(Data for the task)
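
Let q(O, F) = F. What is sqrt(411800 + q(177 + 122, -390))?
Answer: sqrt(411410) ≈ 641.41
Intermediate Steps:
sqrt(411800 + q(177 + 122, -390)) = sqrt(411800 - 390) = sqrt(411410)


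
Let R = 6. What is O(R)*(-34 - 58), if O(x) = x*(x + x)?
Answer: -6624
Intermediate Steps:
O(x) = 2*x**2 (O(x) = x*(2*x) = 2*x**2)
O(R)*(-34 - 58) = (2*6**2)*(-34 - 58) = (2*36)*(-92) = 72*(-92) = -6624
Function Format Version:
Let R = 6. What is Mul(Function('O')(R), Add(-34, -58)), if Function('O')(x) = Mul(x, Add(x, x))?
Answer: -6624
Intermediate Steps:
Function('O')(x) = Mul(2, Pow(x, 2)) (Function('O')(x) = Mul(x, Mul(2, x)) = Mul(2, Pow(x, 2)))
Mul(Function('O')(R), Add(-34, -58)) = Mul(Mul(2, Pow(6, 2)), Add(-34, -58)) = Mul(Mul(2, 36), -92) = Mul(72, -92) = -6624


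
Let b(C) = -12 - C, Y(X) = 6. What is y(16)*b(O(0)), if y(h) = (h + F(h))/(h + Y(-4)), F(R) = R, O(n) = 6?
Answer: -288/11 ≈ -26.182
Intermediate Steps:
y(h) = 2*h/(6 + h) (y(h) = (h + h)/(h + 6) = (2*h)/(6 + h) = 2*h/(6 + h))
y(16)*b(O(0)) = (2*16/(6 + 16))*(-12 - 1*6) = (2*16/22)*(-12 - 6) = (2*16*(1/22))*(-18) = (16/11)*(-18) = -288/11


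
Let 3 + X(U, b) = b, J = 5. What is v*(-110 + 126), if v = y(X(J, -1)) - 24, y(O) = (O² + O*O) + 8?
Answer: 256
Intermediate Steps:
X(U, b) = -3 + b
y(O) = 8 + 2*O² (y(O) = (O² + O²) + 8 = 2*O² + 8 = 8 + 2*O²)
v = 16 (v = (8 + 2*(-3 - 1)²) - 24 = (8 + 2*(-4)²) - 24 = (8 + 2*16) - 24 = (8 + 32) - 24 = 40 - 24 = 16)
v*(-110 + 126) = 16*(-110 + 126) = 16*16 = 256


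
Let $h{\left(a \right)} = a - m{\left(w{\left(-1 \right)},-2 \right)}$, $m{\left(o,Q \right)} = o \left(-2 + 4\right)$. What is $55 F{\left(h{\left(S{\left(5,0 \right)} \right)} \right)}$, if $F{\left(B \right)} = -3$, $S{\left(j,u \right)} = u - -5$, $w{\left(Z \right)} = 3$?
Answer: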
(End Data for the task)
* _Assignment_: All of the material, restated exactly, is the expected result.

* _Answer area_:
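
Let q(O, F) = F. What is sqrt(411800 + q(177 + 122, -390))?
Answer: sqrt(411410) ≈ 641.41
Intermediate Steps:
sqrt(411800 + q(177 + 122, -390)) = sqrt(411800 - 390) = sqrt(411410)


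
Let R = 6. What is O(R)*(-34 - 58), if O(x) = x*(x + x)?
Answer: -6624
Intermediate Steps:
O(x) = 2*x**2 (O(x) = x*(2*x) = 2*x**2)
O(R)*(-34 - 58) = (2*6**2)*(-34 - 58) = (2*36)*(-92) = 72*(-92) = -6624
Function Format Version:
Let R = 6. What is Mul(Function('O')(R), Add(-34, -58)), if Function('O')(x) = Mul(x, Add(x, x))?
Answer: -6624
Intermediate Steps:
Function('O')(x) = Mul(2, Pow(x, 2)) (Function('O')(x) = Mul(x, Mul(2, x)) = Mul(2, Pow(x, 2)))
Mul(Function('O')(R), Add(-34, -58)) = Mul(Mul(2, Pow(6, 2)), Add(-34, -58)) = Mul(Mul(2, 36), -92) = Mul(72, -92) = -6624


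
Let b(C) = -12 - C, Y(X) = 6. What is y(16)*b(O(0)), if y(h) = (h + F(h))/(h + Y(-4)), F(R) = R, O(n) = 6?
Answer: -288/11 ≈ -26.182
Intermediate Steps:
y(h) = 2*h/(6 + h) (y(h) = (h + h)/(h + 6) = (2*h)/(6 + h) = 2*h/(6 + h))
y(16)*b(O(0)) = (2*16/(6 + 16))*(-12 - 1*6) = (2*16/22)*(-12 - 6) = (2*16*(1/22))*(-18) = (16/11)*(-18) = -288/11


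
Let 3 + X(U, b) = b, J = 5. What is v*(-110 + 126), if v = y(X(J, -1)) - 24, y(O) = (O² + O*O) + 8?
Answer: 256
Intermediate Steps:
X(U, b) = -3 + b
y(O) = 8 + 2*O² (y(O) = (O² + O²) + 8 = 2*O² + 8 = 8 + 2*O²)
v = 16 (v = (8 + 2*(-3 - 1)²) - 24 = (8 + 2*(-4)²) - 24 = (8 + 2*16) - 24 = (8 + 32) - 24 = 40 - 24 = 16)
v*(-110 + 126) = 16*(-110 + 126) = 16*16 = 256


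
Let $h{\left(a \right)} = a - m{\left(w{\left(-1 \right)},-2 \right)}$, $m{\left(o,Q \right)} = o \left(-2 + 4\right)$. What is $55 F{\left(h{\left(S{\left(5,0 \right)} \right)} \right)}$, if $F{\left(B \right)} = -3$, $S{\left(j,u \right)} = u - -5$, $w{\left(Z \right)} = 3$?
Answer: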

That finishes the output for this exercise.